> Input
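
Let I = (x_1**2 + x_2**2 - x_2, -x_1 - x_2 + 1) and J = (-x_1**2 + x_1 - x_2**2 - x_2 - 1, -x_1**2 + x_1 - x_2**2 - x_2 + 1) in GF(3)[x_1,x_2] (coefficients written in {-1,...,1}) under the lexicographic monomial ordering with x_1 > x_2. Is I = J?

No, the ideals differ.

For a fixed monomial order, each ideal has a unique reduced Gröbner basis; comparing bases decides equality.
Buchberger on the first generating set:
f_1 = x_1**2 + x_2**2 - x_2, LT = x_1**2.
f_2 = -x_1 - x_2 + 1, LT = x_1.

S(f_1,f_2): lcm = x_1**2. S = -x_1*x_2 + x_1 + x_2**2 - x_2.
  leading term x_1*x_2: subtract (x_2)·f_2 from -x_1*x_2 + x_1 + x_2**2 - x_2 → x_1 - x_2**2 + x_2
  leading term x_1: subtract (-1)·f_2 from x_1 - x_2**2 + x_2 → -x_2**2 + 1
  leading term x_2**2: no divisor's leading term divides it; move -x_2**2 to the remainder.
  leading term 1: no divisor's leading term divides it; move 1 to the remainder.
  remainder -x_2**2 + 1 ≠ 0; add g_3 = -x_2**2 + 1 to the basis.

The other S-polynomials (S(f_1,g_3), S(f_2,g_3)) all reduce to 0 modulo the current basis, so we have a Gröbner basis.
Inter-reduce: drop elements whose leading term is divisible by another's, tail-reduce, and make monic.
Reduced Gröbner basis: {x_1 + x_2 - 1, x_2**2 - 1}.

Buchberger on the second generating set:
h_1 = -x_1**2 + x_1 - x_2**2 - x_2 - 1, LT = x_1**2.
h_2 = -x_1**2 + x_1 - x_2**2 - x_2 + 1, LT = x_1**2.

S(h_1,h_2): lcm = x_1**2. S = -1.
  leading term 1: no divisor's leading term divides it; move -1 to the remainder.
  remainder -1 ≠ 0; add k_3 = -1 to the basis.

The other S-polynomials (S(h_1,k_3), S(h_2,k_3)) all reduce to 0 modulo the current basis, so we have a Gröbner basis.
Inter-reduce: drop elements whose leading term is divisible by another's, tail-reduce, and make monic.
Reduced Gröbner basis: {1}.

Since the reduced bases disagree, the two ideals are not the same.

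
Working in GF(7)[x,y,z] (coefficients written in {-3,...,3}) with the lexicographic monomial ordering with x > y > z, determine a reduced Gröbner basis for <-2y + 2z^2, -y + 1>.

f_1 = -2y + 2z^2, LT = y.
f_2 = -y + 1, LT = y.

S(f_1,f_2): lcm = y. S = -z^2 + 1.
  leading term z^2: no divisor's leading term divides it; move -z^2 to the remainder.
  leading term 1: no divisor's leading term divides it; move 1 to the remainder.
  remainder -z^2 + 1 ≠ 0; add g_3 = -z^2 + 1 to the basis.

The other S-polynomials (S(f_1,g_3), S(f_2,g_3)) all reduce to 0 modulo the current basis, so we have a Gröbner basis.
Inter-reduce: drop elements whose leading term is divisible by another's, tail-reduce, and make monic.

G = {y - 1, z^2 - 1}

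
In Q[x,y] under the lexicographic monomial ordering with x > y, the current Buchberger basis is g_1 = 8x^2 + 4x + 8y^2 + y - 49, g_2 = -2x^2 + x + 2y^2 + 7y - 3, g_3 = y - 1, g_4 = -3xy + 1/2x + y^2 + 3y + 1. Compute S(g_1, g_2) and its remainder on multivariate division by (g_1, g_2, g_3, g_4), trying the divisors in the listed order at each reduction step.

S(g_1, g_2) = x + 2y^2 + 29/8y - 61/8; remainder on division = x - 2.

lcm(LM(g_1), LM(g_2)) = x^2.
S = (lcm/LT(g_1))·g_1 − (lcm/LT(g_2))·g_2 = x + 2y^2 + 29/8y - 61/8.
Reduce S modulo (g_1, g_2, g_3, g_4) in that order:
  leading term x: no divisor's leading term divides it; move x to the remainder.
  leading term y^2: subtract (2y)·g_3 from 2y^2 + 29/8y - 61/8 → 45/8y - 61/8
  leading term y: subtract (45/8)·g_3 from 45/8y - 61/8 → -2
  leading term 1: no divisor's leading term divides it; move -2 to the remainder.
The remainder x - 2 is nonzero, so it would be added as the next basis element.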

> Your assignment
An exact repeat of the lines from the one containing "Working in GF(7)[x,y,z]" through the final line above, both included, is the whole answer.

> Result below
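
Working in GF(7)[x,y,z] (coefficients written in {-3,...,3}) with the lexicographic monomial ordering with x > y > z, determine a reduced Gröbner basis for <-2y + 2z^2, -y + 1>.

f_1 = -2y + 2z^2, LT = y.
f_2 = -y + 1, LT = y.

S(f_1,f_2): lcm = y. S = -z^2 + 1.
  leading term z^2: no divisor's leading term divides it; move -z^2 to the remainder.
  leading term 1: no divisor's leading term divides it; move 1 to the remainder.
  remainder -z^2 + 1 ≠ 0; add g_3 = -z^2 + 1 to the basis.

The other S-polynomials (S(f_1,g_3), S(f_2,g_3)) all reduce to 0 modulo the current basis, so we have a Gröbner basis.
Inter-reduce: drop elements whose leading term is divisible by another's, tail-reduce, and make monic.

G = {y - 1, z^2 - 1}

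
In Q[x,y] under the lexicographic monomial ordering with x > y, the current Buchberger basis is g_1 = 8x^2 + 4x + 8y^2 + y - 49, g_2 = -2x^2 + x + 2y^2 + 7y - 3, g_3 = y - 1, g_4 = -3xy + 1/2x + y^2 + 3y + 1. Compute S(g_1, g_2) and its remainder on multivariate division by (g_1, g_2, g_3, g_4), trying the divisors in the listed order at each reduction step.

S(g_1, g_2) = x + 2y^2 + 29/8y - 61/8; remainder on division = x - 2.

lcm(LM(g_1), LM(g_2)) = x^2.
S = (lcm/LT(g_1))·g_1 − (lcm/LT(g_2))·g_2 = x + 2y^2 + 29/8y - 61/8.
Reduce S modulo (g_1, g_2, g_3, g_4) in that order:
  leading term x: no divisor's leading term divides it; move x to the remainder.
  leading term y^2: subtract (2y)·g_3 from 2y^2 + 29/8y - 61/8 → 45/8y - 61/8
  leading term y: subtract (45/8)·g_3 from 45/8y - 61/8 → -2
  leading term 1: no divisor's leading term divides it; move -2 to the remainder.
The remainder x - 2 is nonzero, so it would be added as the next basis element.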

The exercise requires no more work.